**Work instructions**
Please show each line of the listing where "underlying" is present.

**Provided records**
--- START ---

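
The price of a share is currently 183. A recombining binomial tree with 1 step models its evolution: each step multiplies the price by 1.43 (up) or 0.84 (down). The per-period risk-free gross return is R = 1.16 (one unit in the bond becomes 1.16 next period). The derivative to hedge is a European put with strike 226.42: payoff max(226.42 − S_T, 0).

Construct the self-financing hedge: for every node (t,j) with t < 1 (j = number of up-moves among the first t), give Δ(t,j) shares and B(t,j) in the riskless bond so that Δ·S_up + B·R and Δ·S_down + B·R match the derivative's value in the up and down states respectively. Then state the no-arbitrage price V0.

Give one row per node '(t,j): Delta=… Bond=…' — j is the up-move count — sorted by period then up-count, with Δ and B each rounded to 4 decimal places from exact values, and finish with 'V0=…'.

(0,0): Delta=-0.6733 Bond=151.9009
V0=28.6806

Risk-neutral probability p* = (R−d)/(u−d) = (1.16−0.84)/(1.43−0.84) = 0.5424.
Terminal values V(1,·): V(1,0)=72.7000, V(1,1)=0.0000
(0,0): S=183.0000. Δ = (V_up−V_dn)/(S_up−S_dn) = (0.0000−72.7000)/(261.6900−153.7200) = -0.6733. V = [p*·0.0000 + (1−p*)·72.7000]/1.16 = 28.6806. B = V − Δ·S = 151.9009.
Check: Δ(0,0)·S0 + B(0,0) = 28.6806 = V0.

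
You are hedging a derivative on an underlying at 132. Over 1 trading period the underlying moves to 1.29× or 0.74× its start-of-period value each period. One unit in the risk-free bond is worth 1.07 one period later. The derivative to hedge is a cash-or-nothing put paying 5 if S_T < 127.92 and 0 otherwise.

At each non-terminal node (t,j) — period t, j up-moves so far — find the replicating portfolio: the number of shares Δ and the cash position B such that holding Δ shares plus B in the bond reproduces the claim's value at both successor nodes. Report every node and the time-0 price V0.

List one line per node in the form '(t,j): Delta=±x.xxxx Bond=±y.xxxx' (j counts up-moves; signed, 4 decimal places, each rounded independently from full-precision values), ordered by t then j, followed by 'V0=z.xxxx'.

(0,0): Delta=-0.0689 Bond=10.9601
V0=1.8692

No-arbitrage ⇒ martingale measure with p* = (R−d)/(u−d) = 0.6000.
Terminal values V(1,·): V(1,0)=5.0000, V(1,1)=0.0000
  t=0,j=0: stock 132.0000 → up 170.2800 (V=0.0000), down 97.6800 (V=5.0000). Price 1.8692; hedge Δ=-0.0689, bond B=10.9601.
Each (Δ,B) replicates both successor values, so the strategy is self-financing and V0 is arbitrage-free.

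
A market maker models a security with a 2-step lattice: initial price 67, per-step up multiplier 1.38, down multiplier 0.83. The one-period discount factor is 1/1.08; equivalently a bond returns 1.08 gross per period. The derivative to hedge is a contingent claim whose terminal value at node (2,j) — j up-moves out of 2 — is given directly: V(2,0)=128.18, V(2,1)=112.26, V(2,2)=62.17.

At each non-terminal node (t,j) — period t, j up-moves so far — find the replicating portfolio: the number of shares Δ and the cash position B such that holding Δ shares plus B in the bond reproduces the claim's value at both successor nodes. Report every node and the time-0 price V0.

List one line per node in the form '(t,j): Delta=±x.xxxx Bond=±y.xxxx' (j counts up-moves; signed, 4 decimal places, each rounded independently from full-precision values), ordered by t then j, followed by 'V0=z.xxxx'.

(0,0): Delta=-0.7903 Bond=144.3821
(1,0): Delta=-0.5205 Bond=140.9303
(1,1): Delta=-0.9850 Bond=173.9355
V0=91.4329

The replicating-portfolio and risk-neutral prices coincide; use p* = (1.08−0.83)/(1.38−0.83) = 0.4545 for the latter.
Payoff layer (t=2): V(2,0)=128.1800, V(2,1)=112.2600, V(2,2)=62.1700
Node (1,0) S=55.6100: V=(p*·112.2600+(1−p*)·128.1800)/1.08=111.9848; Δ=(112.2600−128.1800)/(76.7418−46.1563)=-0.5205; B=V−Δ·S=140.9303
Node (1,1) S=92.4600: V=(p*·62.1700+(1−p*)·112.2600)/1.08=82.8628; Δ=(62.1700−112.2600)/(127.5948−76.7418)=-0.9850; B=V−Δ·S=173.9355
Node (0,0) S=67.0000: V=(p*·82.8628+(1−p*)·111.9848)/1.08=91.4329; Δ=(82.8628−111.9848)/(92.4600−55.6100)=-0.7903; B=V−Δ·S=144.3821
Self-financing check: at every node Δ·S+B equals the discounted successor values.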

--- END ---
--- START ---

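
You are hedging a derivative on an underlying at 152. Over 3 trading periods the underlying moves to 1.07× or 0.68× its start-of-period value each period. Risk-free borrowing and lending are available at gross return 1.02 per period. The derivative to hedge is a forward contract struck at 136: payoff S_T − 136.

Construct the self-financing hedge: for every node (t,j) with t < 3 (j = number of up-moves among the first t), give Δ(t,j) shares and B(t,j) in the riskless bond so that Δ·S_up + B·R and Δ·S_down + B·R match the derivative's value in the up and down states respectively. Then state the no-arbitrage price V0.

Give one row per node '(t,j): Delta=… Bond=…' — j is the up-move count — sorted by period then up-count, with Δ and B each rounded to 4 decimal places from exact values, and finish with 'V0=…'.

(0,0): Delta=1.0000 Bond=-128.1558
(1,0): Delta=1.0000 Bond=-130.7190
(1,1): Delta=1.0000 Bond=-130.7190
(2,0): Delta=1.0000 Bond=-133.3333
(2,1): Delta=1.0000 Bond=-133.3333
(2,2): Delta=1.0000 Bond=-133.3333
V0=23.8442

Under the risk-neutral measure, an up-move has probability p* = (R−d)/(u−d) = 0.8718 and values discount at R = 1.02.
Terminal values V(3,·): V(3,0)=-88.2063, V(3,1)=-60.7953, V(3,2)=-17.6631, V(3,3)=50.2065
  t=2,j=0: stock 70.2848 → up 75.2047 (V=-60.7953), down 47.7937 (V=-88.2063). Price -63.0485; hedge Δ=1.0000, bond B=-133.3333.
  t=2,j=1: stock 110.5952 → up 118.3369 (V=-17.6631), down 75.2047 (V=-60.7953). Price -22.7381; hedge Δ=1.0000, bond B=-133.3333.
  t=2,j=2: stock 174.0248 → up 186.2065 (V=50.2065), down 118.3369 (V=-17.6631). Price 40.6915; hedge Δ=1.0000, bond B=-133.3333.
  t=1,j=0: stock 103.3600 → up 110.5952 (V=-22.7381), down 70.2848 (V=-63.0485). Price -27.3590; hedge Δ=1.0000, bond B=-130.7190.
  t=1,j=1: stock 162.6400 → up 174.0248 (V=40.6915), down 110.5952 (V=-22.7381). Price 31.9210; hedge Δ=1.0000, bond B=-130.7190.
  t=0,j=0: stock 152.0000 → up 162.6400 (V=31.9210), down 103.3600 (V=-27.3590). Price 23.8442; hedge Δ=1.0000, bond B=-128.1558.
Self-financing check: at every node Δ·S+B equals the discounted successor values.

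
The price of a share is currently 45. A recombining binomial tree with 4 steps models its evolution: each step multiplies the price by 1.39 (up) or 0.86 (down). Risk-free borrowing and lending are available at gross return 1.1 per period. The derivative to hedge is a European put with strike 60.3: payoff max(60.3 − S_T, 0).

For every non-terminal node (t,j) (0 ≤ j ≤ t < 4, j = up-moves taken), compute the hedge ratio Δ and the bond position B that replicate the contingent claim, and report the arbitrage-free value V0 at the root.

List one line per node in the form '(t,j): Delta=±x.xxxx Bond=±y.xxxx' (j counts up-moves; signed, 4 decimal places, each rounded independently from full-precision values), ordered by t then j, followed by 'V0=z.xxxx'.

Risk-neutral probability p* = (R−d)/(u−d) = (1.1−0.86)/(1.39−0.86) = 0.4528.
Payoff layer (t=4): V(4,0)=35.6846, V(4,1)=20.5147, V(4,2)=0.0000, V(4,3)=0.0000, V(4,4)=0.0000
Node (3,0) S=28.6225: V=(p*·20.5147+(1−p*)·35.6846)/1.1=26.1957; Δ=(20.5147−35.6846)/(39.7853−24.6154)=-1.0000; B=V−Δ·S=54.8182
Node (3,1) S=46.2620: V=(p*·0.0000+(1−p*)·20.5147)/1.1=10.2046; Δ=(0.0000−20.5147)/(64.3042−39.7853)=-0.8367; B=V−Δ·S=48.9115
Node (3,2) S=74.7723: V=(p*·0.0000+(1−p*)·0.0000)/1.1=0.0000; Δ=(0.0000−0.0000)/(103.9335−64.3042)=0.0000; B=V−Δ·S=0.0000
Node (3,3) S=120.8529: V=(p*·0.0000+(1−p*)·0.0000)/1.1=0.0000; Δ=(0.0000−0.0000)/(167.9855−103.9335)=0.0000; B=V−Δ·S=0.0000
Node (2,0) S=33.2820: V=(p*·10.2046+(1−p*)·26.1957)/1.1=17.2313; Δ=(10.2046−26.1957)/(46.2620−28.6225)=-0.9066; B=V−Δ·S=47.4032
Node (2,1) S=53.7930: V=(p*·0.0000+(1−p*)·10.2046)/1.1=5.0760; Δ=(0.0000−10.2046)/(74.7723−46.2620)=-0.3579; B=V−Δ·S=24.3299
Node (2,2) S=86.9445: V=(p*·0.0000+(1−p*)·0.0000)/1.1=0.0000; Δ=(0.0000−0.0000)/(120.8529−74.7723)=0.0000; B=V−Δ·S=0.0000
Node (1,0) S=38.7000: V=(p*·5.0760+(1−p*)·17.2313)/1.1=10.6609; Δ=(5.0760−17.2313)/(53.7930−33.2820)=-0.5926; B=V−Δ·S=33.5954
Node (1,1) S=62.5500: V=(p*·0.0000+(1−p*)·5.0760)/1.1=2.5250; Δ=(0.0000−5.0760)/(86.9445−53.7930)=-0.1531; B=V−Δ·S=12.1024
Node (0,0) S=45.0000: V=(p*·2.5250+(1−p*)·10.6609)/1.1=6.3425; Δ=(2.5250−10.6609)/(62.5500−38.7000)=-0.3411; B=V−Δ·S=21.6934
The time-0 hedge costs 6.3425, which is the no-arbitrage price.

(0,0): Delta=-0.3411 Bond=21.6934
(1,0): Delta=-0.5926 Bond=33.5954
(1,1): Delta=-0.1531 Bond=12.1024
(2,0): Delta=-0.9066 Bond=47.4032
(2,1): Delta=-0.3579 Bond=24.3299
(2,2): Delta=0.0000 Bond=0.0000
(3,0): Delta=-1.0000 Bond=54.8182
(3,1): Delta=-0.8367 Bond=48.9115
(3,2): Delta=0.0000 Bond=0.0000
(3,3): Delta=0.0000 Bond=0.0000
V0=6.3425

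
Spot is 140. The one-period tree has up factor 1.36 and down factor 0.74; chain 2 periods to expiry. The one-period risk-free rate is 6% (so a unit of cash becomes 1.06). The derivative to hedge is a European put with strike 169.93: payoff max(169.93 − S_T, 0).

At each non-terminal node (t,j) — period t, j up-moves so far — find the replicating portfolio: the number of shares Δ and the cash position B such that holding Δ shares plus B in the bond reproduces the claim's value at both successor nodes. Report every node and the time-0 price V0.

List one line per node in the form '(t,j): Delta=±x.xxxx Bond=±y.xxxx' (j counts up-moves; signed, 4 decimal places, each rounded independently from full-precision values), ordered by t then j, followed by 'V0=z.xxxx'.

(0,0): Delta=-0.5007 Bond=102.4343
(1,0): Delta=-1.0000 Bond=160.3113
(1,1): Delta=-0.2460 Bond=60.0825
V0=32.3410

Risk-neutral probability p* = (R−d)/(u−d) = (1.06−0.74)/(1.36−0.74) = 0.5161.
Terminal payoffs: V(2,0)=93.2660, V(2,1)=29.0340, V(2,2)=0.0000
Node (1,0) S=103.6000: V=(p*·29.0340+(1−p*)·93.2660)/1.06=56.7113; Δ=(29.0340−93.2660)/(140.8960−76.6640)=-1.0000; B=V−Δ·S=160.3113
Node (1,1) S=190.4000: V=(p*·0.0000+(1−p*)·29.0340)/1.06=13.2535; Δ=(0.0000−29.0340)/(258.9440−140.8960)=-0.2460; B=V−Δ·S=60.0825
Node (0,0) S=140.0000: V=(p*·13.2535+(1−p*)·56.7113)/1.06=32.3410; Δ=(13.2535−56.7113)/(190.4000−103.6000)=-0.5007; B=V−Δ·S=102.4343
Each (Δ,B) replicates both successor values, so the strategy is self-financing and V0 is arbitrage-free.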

--- END ---

**Result of this task**
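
You are hedging a derivative on an underlying at 132. Over 1 trading period the underlying moves to 1.29× or 0.74× its start-of-period value each period. One unit in the risk-free bond is worth 1.07 one period later. The derivative to hedge is a cash-or-nothing put paying 5 if S_T < 127.92 and 0 otherwise.
You are hedging a derivative on an underlying at 152. Over 3 trading periods the underlying moves to 1.07× or 0.68× its start-of-period value each period. Risk-free borrowing and lending are available at gross return 1.02 per period. The derivative to hedge is a forward contract struck at 136: payoff S_T − 136.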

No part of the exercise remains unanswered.